┌─ Records provided

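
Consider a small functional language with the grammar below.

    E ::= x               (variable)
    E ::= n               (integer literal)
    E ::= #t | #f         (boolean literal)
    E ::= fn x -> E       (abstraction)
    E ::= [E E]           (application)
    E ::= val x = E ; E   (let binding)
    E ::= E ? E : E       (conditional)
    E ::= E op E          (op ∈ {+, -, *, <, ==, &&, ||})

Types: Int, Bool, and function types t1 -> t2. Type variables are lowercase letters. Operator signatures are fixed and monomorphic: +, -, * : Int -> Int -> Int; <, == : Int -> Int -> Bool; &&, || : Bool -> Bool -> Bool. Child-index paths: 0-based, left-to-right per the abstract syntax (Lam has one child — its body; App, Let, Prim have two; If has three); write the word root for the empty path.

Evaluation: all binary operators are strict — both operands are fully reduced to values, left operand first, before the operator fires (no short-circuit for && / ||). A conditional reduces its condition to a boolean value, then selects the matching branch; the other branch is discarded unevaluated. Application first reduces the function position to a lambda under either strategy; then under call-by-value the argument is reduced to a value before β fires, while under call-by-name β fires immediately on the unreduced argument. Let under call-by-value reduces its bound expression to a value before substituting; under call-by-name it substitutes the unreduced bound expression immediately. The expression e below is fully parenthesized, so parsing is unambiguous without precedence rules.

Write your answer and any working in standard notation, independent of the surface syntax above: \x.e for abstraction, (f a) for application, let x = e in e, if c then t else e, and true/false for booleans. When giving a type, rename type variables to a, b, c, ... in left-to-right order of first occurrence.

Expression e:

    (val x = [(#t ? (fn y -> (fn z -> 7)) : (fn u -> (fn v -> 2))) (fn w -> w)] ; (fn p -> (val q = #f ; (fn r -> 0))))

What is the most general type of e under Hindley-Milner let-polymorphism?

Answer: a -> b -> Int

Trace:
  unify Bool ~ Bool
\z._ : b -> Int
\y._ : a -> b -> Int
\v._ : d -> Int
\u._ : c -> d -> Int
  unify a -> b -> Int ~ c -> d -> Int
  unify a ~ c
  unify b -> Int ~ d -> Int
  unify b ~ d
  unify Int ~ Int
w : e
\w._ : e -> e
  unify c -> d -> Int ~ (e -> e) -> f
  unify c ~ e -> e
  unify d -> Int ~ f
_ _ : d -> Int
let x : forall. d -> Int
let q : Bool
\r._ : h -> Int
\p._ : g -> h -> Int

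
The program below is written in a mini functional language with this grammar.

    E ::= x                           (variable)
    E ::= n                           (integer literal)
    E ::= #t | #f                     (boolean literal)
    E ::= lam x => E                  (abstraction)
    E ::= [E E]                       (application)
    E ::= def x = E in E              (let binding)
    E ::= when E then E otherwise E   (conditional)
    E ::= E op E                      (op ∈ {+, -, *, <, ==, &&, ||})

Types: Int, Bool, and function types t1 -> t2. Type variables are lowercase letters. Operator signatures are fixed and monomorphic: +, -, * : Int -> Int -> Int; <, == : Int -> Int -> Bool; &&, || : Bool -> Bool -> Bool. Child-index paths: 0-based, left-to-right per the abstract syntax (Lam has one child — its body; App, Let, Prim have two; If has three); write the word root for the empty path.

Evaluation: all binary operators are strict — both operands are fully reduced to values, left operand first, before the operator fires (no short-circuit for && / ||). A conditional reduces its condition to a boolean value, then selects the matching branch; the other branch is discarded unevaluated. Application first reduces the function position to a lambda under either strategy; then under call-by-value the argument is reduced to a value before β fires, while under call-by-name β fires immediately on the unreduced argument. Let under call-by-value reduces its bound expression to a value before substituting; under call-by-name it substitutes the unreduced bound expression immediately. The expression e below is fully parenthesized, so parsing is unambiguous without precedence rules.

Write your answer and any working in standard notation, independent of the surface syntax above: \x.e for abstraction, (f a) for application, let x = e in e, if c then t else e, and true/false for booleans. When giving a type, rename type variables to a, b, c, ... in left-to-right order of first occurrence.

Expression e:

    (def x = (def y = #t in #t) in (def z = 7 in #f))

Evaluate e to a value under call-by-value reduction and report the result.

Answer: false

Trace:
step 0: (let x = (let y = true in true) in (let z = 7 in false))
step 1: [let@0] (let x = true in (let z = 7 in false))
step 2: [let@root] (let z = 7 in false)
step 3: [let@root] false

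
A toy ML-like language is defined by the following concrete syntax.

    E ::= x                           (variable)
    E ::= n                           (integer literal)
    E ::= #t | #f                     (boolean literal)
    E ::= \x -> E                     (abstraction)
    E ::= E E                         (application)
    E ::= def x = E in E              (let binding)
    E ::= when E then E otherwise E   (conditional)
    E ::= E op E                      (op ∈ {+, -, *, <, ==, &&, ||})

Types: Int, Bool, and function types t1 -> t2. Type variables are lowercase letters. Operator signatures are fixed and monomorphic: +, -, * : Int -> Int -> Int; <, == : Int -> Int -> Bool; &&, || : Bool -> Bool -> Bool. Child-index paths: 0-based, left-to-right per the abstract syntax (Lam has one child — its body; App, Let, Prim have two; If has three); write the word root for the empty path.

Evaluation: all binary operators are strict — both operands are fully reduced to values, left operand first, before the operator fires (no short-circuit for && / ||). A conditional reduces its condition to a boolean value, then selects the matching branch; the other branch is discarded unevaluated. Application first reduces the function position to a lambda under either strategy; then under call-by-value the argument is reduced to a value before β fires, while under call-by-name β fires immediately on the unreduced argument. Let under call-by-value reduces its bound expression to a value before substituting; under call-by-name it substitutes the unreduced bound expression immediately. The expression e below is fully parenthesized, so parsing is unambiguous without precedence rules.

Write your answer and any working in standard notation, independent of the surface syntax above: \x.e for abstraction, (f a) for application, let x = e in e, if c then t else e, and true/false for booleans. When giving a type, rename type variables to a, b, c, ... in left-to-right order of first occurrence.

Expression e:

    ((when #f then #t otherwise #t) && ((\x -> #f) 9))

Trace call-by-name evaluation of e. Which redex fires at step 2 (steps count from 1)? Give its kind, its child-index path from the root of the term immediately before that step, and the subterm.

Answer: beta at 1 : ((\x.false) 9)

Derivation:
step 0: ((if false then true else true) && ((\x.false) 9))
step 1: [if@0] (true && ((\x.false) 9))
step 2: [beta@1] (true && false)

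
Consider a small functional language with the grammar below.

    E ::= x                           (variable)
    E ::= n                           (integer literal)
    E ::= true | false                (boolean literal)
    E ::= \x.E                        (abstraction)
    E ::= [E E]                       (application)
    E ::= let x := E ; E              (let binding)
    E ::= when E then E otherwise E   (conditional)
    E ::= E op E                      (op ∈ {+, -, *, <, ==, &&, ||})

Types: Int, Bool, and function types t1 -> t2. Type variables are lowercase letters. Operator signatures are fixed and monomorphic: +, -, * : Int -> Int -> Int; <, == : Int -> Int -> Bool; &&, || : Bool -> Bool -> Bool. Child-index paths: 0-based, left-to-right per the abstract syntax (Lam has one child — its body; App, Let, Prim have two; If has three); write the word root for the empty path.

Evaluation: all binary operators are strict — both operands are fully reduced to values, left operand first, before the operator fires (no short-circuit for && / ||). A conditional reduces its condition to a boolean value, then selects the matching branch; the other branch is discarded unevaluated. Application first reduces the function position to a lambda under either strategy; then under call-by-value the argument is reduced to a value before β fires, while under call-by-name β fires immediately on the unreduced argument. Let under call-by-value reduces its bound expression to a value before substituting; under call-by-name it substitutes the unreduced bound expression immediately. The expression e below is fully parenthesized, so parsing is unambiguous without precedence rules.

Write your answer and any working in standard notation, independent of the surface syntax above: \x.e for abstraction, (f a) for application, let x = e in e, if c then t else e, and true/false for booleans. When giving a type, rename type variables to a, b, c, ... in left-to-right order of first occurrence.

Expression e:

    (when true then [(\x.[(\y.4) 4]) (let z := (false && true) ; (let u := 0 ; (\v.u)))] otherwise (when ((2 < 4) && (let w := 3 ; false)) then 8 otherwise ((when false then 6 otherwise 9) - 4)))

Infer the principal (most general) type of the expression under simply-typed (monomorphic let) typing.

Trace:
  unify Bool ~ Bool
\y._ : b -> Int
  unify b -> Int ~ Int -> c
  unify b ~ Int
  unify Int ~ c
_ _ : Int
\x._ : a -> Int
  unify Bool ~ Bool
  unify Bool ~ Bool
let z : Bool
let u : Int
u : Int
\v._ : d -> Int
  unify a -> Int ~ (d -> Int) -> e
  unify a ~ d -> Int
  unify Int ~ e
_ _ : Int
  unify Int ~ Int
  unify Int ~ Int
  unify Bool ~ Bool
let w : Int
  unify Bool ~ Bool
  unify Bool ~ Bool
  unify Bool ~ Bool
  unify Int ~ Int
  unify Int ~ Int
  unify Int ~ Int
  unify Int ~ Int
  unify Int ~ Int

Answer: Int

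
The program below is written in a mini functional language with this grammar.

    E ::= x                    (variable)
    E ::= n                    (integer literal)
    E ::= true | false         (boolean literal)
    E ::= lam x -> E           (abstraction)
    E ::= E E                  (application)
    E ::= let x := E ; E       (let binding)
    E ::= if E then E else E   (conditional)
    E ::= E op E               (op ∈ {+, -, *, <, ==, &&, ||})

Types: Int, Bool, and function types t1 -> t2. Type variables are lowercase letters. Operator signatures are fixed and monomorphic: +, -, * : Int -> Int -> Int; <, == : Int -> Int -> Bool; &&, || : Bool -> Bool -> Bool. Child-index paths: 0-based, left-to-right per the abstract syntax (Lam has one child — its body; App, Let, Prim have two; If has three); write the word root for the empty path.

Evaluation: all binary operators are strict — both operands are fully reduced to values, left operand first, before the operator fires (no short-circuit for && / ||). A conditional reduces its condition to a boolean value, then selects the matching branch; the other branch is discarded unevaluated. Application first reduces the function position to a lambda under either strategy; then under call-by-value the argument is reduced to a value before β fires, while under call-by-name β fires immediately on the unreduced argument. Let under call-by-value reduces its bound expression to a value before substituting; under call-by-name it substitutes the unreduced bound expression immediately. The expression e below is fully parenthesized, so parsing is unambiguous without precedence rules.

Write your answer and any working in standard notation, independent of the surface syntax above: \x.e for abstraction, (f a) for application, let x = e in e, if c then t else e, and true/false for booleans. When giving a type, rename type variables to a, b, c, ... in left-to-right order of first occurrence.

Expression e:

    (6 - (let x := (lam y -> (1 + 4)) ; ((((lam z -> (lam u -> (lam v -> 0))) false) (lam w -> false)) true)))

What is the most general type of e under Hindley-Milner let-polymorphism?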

└─

## Work required
Provide only the count of lines in the material above that hold the word "literal".

## Result for this exercise
10